(Stored records)
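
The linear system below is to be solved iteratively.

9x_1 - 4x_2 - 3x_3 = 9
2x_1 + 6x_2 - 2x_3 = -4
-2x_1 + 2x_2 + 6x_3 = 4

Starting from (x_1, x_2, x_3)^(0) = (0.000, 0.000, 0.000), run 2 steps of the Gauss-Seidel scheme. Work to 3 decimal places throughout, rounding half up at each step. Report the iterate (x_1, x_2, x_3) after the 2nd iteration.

Iteration 1:
  x_1 = (9 - (-4)·0.000 - (-3)·0.000) / (9) = 1.000
  x_2 = (-4 - (2)·1.000 - (-2)·0.000) / (6) = -1.000
  x_3 = (4 - (-2)·1.000 - (2)·-1.000) / (6) = 1.333
Iteration 2:
  x_1 = (9 - (-4)·-1.000 - (-3)·1.333) / (9) = 1.000
  x_2 = (-4 - (2)·1.000 - (-2)·1.333) / (6) = -0.556
  x_3 = (4 - (-2)·1.000 - (2)·-0.556) / (6) = 1.185

(1.000, -0.556, 1.185)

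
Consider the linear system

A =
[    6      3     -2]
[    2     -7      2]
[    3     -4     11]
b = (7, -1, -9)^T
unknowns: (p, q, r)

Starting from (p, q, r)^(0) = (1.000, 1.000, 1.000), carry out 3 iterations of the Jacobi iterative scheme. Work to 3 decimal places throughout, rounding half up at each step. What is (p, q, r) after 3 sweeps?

Iteration 1:
  p = (7 - (3)·1.000 - (-2)·1.000) / (6) = 1.000
  q = (-1 - (2)·1.000 - (2)·1.000) / (-7) = 0.714
  r = (-9 - (3)·1.000 - (-4)·1.000) / (11) = -0.727
Iteration 2:
  p = (7 - (3)·0.714 - (-2)·-0.727) / (6) = 0.567
  q = (-1 - (2)·1.000 - (2)·-0.727) / (-7) = 0.221
  r = (-9 - (3)·1.000 - (-4)·0.714) / (11) = -0.831
Iteration 3:
  p = (7 - (3)·0.221 - (-2)·-0.831) / (6) = 0.779
  q = (-1 - (2)·0.567 - (2)·-0.831) / (-7) = 0.067
  r = (-9 - (3)·0.567 - (-4)·0.221) / (11) = -0.892

(0.779, 0.067, -0.892)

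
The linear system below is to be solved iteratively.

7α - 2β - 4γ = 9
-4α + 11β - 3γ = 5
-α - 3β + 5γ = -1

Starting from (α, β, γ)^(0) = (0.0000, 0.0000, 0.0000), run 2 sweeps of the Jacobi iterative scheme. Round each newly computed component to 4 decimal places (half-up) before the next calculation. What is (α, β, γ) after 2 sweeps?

(1.3013, 0.8675, 0.3298)

Iteration 1:
  α = (9 - (-2)·0.0000 - (-4)·0.0000) / (7) = 1.2857
  β = (5 - (-4)·0.0000 - (-3)·0.0000) / (11) = 0.4545
  γ = (-1 - (-1)·0.0000 - (-3)·0.0000) / (5) = -0.2000
Iteration 2:
  α = (9 - (-2)·0.4545 - (-4)·-0.2000) / (7) = 1.3013
  β = (5 - (-4)·1.2857 - (-3)·-0.2000) / (11) = 0.8675
  γ = (-1 - (-1)·1.2857 - (-3)·0.4545) / (5) = 0.3298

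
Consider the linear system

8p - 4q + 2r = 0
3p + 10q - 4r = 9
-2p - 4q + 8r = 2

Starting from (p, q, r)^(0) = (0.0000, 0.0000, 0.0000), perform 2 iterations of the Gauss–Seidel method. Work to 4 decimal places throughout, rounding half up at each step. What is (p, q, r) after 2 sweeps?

(0.2750, 1.0975, 0.8675)

Iteration 1:
  p = (0 - (-4)·0.0000 - (2)·0.0000) / (8) = 0.0000
  q = (9 - (3)·0.0000 - (-4)·0.0000) / (10) = 0.9000
  r = (2 - (-2)·0.0000 - (-4)·0.9000) / (8) = 0.7000
Iteration 2:
  p = (0 - (-4)·0.9000 - (2)·0.7000) / (8) = 0.2750
  q = (9 - (3)·0.2750 - (-4)·0.7000) / (10) = 1.0975
  r = (2 - (-2)·0.2750 - (-4)·1.0975) / (8) = 0.8675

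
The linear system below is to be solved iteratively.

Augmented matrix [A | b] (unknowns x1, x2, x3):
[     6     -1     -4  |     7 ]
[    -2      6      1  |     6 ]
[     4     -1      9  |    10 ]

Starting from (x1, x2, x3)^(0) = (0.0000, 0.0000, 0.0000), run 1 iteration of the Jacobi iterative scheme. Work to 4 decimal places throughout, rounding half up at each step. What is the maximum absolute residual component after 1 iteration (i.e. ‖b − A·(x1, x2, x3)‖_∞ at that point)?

5.4442

Iteration 1:
  x1 = (7 - (-1)·0.0000 - (-4)·0.0000) / (6) = 1.1667
  x2 = (6 - (-2)·0.0000 - (1)·0.0000) / (6) = 1.0000
  x3 = (10 - (4)·0.0000 - (-1)·0.0000) / (9) = 1.1111
Residual b − A·x = (5.4442, 1.2223, -3.6667); ∞-norm = 5.4442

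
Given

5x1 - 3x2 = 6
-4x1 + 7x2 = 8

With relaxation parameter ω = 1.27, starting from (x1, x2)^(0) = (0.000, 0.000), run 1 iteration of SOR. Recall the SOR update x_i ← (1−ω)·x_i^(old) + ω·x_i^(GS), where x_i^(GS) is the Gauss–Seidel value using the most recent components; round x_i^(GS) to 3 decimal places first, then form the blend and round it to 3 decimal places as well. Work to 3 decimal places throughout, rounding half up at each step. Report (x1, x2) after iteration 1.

Iteration 1:
  x1: GS value = (6 - (-3)·0.000) / (5) = 1.200;  x1 ← (1−ω)·0.000 + ω·1.200 = 1.524
  x2: GS value = (8 - (-4)·1.524) / (7) = 2.014;  x2 ← (1−ω)·0.000 + ω·2.014 = 2.558

(1.524, 2.558)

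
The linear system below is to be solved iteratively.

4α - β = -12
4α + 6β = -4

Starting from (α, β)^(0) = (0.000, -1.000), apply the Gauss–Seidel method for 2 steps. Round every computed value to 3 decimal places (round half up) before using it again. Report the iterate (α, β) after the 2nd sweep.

Iteration 1:
  α = (-12 - (-1)·-1.000) / (4) = -3.250
  β = (-4 - (4)·-3.250) / (6) = 1.500
Iteration 2:
  α = (-12 - (-1)·1.500) / (4) = -2.625
  β = (-4 - (4)·-2.625) / (6) = 1.083

(-2.625, 1.083)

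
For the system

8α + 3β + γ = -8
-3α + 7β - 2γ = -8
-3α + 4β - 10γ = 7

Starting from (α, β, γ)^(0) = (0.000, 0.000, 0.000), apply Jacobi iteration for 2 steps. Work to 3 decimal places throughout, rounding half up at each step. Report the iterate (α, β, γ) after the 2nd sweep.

Iteration 1:
  α = (-8 - (3)·0.000 - (1)·0.000) / (8) = -1.000
  β = (-8 - (-3)·0.000 - (-2)·0.000) / (7) = -1.143
  γ = (7 - (-3)·0.000 - (4)·0.000) / (-10) = -0.700
Iteration 2:
  α = (-8 - (3)·-1.143 - (1)·-0.700) / (8) = -0.484
  β = (-8 - (-3)·-1.000 - (-2)·-0.700) / (7) = -1.771
  γ = (7 - (-3)·-1.000 - (4)·-1.143) / (-10) = -0.857

(-0.484, -1.771, -0.857)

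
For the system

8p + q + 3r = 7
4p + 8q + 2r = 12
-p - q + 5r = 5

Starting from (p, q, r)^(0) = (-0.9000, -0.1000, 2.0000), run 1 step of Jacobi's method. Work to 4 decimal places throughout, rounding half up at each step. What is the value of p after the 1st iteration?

Iteration 1:
  p = (7 - (1)·-0.1000 - (3)·2.0000) / (8) = 0.1375
  q = (12 - (4)·-0.9000 - (2)·2.0000) / (8) = 1.4500
  r = (5 - (-1)·-0.9000 - (-1)·-0.1000) / (5) = 0.8000

0.1375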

ABOUT THIS EXERCISE: What you give back should be exactly the lines of the data above from the line with "4α + 6β = -4" through the line with "-3α + 4β - 10γ = 7", both of those included, and nothing more.

EXPECTED ANSWER:
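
4α + 6β = -4

Starting from (α, β)^(0) = (0.000, -1.000), apply the Gauss–Seidel method for 2 steps. Round every computed value to 3 decimal places (round half up) before using it again. Report the iterate (α, β) after the 2nd sweep.

Iteration 1:
  α = (-12 - (-1)·-1.000) / (4) = -3.250
  β = (-4 - (4)·-3.250) / (6) = 1.500
Iteration 2:
  α = (-12 - (-1)·1.500) / (4) = -2.625
  β = (-4 - (4)·-2.625) / (6) = 1.083

(-2.625, 1.083)

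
For the system

8α + 3β + γ = -8
-3α + 7β - 2γ = -8
-3α + 4β - 10γ = 7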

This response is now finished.